(Stored dataset items)
»»
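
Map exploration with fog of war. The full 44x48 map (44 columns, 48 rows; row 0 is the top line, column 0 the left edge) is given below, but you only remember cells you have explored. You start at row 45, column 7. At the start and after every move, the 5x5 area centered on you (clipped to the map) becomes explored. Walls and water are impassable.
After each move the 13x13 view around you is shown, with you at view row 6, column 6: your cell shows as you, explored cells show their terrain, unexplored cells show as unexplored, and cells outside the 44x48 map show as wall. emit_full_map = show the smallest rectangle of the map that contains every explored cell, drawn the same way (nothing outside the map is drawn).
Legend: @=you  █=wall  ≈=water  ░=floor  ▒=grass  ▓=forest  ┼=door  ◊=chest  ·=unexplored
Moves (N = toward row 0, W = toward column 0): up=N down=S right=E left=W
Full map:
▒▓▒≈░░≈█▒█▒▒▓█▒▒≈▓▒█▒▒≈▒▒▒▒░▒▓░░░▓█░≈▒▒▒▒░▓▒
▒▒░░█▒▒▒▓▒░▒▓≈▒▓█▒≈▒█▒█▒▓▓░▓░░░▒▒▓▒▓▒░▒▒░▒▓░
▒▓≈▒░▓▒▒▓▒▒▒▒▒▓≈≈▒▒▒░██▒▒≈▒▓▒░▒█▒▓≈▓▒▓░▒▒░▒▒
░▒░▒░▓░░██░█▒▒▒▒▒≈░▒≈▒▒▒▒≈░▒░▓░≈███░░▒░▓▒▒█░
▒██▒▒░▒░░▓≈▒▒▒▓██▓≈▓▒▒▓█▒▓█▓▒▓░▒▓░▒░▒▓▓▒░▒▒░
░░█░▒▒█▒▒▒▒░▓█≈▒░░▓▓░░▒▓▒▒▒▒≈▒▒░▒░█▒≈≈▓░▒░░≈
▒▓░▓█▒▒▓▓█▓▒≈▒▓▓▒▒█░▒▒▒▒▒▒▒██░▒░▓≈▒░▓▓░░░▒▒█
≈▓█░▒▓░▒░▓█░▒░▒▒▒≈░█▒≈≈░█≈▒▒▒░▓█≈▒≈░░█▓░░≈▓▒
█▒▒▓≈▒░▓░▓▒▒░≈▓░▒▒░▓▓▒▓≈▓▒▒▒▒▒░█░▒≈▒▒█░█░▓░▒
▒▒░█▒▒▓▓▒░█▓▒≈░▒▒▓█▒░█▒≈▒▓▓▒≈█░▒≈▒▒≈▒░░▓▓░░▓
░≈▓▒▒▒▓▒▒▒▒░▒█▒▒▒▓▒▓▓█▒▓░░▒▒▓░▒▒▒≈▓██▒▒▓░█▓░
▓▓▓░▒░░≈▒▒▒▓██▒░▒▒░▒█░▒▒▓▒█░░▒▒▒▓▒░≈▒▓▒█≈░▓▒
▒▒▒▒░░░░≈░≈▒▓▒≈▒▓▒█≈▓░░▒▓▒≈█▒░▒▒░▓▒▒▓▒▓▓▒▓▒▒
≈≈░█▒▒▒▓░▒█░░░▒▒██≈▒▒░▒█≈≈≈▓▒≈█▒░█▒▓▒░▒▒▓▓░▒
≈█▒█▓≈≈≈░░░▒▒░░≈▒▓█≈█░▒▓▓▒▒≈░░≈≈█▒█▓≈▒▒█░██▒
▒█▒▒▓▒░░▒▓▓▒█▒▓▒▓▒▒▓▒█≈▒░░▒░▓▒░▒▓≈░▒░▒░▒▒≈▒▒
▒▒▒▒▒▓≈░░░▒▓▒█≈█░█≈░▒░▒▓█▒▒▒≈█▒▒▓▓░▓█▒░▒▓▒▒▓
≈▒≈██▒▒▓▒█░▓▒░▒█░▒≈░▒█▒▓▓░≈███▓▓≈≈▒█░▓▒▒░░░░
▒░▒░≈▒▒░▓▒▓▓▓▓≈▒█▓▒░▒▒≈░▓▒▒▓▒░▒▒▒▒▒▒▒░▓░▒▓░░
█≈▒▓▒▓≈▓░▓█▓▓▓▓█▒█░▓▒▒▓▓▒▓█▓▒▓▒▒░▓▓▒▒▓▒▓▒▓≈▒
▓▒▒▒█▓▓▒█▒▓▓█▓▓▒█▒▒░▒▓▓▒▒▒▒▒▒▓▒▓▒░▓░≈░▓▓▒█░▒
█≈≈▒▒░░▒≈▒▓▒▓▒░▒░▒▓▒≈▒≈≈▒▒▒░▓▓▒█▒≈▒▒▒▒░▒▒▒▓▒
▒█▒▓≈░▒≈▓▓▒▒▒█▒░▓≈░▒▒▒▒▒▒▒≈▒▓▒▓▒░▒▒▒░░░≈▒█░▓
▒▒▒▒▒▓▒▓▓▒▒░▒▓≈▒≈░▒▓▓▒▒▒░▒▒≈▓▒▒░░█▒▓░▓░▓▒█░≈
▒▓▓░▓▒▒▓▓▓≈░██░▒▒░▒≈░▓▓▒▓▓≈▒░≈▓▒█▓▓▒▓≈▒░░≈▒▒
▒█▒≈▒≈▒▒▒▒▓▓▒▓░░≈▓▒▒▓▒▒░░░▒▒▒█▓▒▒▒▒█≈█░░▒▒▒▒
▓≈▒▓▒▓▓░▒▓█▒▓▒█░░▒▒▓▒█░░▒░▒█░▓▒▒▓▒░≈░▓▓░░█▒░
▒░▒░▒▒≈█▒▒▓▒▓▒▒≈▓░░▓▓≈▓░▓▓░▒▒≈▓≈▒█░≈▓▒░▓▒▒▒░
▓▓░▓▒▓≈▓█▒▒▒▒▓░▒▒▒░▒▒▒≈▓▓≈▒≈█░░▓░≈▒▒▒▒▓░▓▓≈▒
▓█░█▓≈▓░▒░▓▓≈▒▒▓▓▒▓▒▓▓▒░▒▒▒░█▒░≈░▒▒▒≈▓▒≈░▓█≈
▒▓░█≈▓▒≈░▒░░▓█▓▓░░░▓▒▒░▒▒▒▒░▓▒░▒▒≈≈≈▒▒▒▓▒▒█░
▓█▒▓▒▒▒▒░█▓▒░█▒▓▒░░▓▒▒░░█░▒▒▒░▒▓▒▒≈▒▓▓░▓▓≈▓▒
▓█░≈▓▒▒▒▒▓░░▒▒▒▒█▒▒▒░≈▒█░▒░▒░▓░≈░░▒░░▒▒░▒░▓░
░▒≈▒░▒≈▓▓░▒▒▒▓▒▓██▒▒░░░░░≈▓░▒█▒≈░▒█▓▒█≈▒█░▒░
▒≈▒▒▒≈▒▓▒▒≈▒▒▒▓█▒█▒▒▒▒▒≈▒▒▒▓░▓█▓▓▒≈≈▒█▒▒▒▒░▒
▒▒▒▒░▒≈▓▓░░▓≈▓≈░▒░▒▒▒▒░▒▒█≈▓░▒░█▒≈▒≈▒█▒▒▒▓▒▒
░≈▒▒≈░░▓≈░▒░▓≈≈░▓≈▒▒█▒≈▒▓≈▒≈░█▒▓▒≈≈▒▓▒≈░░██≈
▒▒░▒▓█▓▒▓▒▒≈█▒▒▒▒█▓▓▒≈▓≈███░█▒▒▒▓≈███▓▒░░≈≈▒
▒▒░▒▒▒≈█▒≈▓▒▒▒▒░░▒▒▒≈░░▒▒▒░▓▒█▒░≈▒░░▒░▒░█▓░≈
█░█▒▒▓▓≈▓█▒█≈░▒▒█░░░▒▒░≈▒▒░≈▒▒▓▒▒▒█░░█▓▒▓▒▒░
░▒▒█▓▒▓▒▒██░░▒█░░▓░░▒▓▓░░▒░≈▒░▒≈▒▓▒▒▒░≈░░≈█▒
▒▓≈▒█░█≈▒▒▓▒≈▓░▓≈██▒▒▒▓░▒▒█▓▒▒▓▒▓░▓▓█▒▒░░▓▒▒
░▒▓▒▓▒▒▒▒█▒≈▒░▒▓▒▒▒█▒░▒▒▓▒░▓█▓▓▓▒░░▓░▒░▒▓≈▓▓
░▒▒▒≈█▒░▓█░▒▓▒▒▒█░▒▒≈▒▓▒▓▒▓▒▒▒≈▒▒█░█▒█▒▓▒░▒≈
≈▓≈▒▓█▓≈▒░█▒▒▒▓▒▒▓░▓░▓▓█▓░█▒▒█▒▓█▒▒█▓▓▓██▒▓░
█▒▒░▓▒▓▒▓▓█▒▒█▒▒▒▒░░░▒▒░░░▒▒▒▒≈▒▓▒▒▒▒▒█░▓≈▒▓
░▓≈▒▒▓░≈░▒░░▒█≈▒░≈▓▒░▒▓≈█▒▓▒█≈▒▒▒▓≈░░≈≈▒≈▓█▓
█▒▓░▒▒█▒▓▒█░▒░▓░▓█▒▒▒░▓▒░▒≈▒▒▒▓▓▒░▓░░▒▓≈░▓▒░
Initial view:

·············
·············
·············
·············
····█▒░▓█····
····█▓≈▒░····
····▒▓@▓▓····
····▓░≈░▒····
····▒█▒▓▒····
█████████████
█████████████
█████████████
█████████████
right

·············
·············
·············
·············
···█▒░▓█░····
···█▓≈▒░█····
···▒▓▒@▓█····
···▓░≈░▒░····
···▒█▒▓▒█····
█████████████
█████████████
█████████████
█████████████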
««
#### [Task statement]
Go through the entries above and pull out each line with "column" in it.

#### [Your solution]
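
Map exploration with fog of war. The full 44x48 map (44 columns, 48 rows; row 0 is the top line, column 0 the left edge) is given below, but you only remember cells you have explored. You start at row 45, column 7. At the start and after every move, the 5x5 area centered on you (clipped to the map) becomes explored. Walls and water are impassable.
After each move the 13x13 view around you is shown, with you at view row 6, column 6: your cell shows as you, explored cells show their terrain, unexplored cells show as unexplored, and cells outside the 44x48 map show as wall. emit_full_map = show the smallest rectangle of the map that contains every explored cell, drawn the same way (nothing outside the map is drawn).
Moves (N = toward row 0, W = toward column 0): up=N down=S right=E left=W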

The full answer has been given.